### Study material ###
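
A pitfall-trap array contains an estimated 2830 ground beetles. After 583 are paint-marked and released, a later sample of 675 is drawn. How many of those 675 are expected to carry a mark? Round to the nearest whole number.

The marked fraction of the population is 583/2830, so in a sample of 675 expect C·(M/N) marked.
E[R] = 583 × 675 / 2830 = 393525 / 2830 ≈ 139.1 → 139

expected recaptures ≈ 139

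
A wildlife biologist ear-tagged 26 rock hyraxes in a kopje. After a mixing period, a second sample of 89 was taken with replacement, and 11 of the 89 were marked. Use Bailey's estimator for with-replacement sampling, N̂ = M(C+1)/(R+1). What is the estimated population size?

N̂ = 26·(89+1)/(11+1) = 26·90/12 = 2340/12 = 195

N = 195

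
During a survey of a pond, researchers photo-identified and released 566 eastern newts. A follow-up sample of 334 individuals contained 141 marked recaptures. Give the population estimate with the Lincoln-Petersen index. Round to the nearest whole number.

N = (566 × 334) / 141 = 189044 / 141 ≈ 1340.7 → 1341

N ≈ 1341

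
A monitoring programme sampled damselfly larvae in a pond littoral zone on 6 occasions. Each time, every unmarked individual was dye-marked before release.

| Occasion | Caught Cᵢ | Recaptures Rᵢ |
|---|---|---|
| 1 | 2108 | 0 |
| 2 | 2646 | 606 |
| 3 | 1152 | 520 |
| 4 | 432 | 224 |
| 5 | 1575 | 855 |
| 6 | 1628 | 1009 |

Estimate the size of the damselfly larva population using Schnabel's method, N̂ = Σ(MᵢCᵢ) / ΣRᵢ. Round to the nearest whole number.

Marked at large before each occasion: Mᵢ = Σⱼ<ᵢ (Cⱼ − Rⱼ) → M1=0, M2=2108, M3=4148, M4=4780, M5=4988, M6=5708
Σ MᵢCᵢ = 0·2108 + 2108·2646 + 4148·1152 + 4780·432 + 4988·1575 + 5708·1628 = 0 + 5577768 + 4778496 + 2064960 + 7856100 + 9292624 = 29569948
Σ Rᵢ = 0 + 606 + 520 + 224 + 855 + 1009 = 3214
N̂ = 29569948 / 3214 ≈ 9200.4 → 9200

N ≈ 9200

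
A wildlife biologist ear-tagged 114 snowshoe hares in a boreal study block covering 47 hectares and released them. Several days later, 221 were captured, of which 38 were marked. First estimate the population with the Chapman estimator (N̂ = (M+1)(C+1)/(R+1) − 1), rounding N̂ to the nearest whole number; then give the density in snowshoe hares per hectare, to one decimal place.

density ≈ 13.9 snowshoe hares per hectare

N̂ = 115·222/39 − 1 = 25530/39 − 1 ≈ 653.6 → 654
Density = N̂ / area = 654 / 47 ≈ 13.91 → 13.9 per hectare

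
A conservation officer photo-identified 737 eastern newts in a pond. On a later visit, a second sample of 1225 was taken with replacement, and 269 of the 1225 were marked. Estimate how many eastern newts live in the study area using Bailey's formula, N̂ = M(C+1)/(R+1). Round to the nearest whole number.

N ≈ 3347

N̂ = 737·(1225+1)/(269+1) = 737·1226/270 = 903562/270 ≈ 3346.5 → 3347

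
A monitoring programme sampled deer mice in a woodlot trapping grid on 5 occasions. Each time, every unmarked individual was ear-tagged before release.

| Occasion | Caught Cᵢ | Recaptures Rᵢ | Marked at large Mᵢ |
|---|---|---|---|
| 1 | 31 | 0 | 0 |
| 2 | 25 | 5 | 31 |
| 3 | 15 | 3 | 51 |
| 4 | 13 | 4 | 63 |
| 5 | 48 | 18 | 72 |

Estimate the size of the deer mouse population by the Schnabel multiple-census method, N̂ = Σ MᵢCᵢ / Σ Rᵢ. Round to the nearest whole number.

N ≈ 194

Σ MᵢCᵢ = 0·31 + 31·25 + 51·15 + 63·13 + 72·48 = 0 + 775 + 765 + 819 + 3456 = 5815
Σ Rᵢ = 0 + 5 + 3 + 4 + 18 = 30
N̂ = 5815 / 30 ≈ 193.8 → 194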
###
Task prompt:
Reproduce the entries exactly as they appear.

Written solution:
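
A pitfall-trap array contains an estimated 2830 ground beetles. After 583 are paint-marked and released, a later sample of 675 is drawn. How many of those 675 are expected to carry a mark? Round to the nearest whole number.

The marked fraction of the population is 583/2830, so in a sample of 675 expect C·(M/N) marked.
E[R] = 583 × 675 / 2830 = 393525 / 2830 ≈ 139.1 → 139

expected recaptures ≈ 139

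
A wildlife biologist ear-tagged 26 rock hyraxes in a kopje. After a mixing period, a second sample of 89 was taken with replacement, and 11 of the 89 were marked. Use Bailey's estimator for with-replacement sampling, N̂ = M(C+1)/(R+1). What is the estimated population size?

N̂ = 26·(89+1)/(11+1) = 26·90/12 = 2340/12 = 195

N = 195

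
During a survey of a pond, researchers photo-identified and released 566 eastern newts. A follow-up sample of 334 individuals contained 141 marked recaptures. Give the population estimate with the Lincoln-Petersen index. Round to the nearest whole number.

N = (566 × 334) / 141 = 189044 / 141 ≈ 1340.7 → 1341

N ≈ 1341

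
A monitoring programme sampled damselfly larvae in a pond littoral zone on 6 occasions. Each time, every unmarked individual was dye-marked before release.

| Occasion | Caught Cᵢ | Recaptures Rᵢ |
|---|---|---|
| 1 | 2108 | 0 |
| 2 | 2646 | 606 |
| 3 | 1152 | 520 |
| 4 | 432 | 224 |
| 5 | 1575 | 855 |
| 6 | 1628 | 1009 |

Estimate the size of the damselfly larva population using Schnabel's method, N̂ = Σ(MᵢCᵢ) / ΣRᵢ. Round to the nearest whole number.

Marked at large before each occasion: Mᵢ = Σⱼ<ᵢ (Cⱼ − Rⱼ) → M1=0, M2=2108, M3=4148, M4=4780, M5=4988, M6=5708
Σ MᵢCᵢ = 0·2108 + 2108·2646 + 4148·1152 + 4780·432 + 4988·1575 + 5708·1628 = 0 + 5577768 + 4778496 + 2064960 + 7856100 + 9292624 = 29569948
Σ Rᵢ = 0 + 606 + 520 + 224 + 855 + 1009 = 3214
N̂ = 29569948 / 3214 ≈ 9200.4 → 9200

N ≈ 9200

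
A wildlife biologist ear-tagged 114 snowshoe hares in a boreal study block covering 47 hectares and released them. Several days later, 221 were captured, of which 38 were marked. First estimate the population with the Chapman estimator (N̂ = (M+1)(C+1)/(R+1) − 1), rounding N̂ to the nearest whole number; then give the density in snowshoe hares per hectare, to one decimal place.

density ≈ 13.9 snowshoe hares per hectare

N̂ = 115·222/39 − 1 = 25530/39 − 1 ≈ 653.6 → 654
Density = N̂ / area = 654 / 47 ≈ 13.91 → 13.9 per hectare

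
A conservation officer photo-identified 737 eastern newts in a pond. On a later visit, a second sample of 1225 was taken with replacement, and 269 of the 1225 were marked. Estimate how many eastern newts live in the study area using Bailey's formula, N̂ = M(C+1)/(R+1). Round to the nearest whole number.

N ≈ 3347

N̂ = 737·(1225+1)/(269+1) = 737·1226/270 = 903562/270 ≈ 3346.5 → 3347

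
A monitoring programme sampled deer mice in a woodlot trapping grid on 5 occasions. Each time, every unmarked individual was ear-tagged before release.

| Occasion | Caught Cᵢ | Recaptures Rᵢ | Marked at large Mᵢ |
|---|---|---|---|
| 1 | 31 | 0 | 0 |
| 2 | 25 | 5 | 31 |
| 3 | 15 | 3 | 51 |
| 4 | 13 | 4 | 63 |
| 5 | 48 | 18 | 72 |

Estimate the size of the deer mouse population by the Schnabel multiple-census method, N̂ = Σ MᵢCᵢ / Σ Rᵢ. Round to the nearest whole number.

N ≈ 194

Σ MᵢCᵢ = 0·31 + 31·25 + 51·15 + 63·13 + 72·48 = 0 + 775 + 765 + 819 + 3456 = 5815
Σ Rᵢ = 0 + 5 + 3 + 4 + 18 = 30
N̂ = 5815 / 30 ≈ 193.8 → 194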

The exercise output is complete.